BEGIN Task data

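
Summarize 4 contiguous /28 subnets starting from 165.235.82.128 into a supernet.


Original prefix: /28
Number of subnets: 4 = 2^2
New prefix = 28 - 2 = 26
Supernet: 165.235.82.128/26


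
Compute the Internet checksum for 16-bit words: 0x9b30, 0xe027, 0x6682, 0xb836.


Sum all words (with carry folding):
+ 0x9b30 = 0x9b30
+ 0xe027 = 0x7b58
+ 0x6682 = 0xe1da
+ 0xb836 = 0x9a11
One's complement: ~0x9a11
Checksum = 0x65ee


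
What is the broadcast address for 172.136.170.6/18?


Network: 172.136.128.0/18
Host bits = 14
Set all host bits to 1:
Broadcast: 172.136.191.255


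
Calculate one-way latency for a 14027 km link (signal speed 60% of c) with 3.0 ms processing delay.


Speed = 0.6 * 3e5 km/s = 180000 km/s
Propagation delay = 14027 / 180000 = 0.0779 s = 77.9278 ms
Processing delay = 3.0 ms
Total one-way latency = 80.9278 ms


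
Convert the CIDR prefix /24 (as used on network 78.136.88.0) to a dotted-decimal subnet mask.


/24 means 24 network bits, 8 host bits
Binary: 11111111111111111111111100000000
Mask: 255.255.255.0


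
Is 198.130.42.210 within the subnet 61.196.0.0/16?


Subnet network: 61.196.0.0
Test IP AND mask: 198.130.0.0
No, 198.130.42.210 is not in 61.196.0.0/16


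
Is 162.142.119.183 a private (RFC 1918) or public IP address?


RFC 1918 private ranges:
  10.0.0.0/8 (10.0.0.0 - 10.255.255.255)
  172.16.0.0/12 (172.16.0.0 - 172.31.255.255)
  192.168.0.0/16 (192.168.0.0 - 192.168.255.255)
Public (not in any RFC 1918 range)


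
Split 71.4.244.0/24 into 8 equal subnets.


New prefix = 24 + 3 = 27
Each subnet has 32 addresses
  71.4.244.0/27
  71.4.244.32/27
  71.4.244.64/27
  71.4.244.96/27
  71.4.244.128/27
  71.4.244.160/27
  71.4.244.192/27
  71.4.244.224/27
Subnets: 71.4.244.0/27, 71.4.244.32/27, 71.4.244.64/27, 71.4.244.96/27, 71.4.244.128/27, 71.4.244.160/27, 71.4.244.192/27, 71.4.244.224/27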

END Task data

*Work required*. All of the data above should be set down again exactly.

*Answer section*.
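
Summarize 4 contiguous /28 subnets starting from 165.235.82.128 into a supernet.


Original prefix: /28
Number of subnets: 4 = 2^2
New prefix = 28 - 2 = 26
Supernet: 165.235.82.128/26


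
Compute the Internet checksum for 16-bit words: 0x9b30, 0xe027, 0x6682, 0xb836.


Sum all words (with carry folding):
+ 0x9b30 = 0x9b30
+ 0xe027 = 0x7b58
+ 0x6682 = 0xe1da
+ 0xb836 = 0x9a11
One's complement: ~0x9a11
Checksum = 0x65ee


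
What is the broadcast address for 172.136.170.6/18?


Network: 172.136.128.0/18
Host bits = 14
Set all host bits to 1:
Broadcast: 172.136.191.255


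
Calculate one-way latency for a 14027 km link (signal speed 60% of c) with 3.0 ms processing delay.


Speed = 0.6 * 3e5 km/s = 180000 km/s
Propagation delay = 14027 / 180000 = 0.0779 s = 77.9278 ms
Processing delay = 3.0 ms
Total one-way latency = 80.9278 ms


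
Convert the CIDR prefix /24 (as used on network 78.136.88.0) to a dotted-decimal subnet mask.


/24 means 24 network bits, 8 host bits
Binary: 11111111111111111111111100000000
Mask: 255.255.255.0


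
Is 198.130.42.210 within the subnet 61.196.0.0/16?


Subnet network: 61.196.0.0
Test IP AND mask: 198.130.0.0
No, 198.130.42.210 is not in 61.196.0.0/16


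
Is 162.142.119.183 a private (RFC 1918) or public IP address?


RFC 1918 private ranges:
  10.0.0.0/8 (10.0.0.0 - 10.255.255.255)
  172.16.0.0/12 (172.16.0.0 - 172.31.255.255)
  192.168.0.0/16 (192.168.0.0 - 192.168.255.255)
Public (not in any RFC 1918 range)


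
Split 71.4.244.0/24 into 8 equal subnets.


New prefix = 24 + 3 = 27
Each subnet has 32 addresses
  71.4.244.0/27
  71.4.244.32/27
  71.4.244.64/27
  71.4.244.96/27
  71.4.244.128/27
  71.4.244.160/27
  71.4.244.192/27
  71.4.244.224/27
Subnets: 71.4.244.0/27, 71.4.244.32/27, 71.4.244.64/27, 71.4.244.96/27, 71.4.244.128/27, 71.4.244.160/27, 71.4.244.192/27, 71.4.244.224/27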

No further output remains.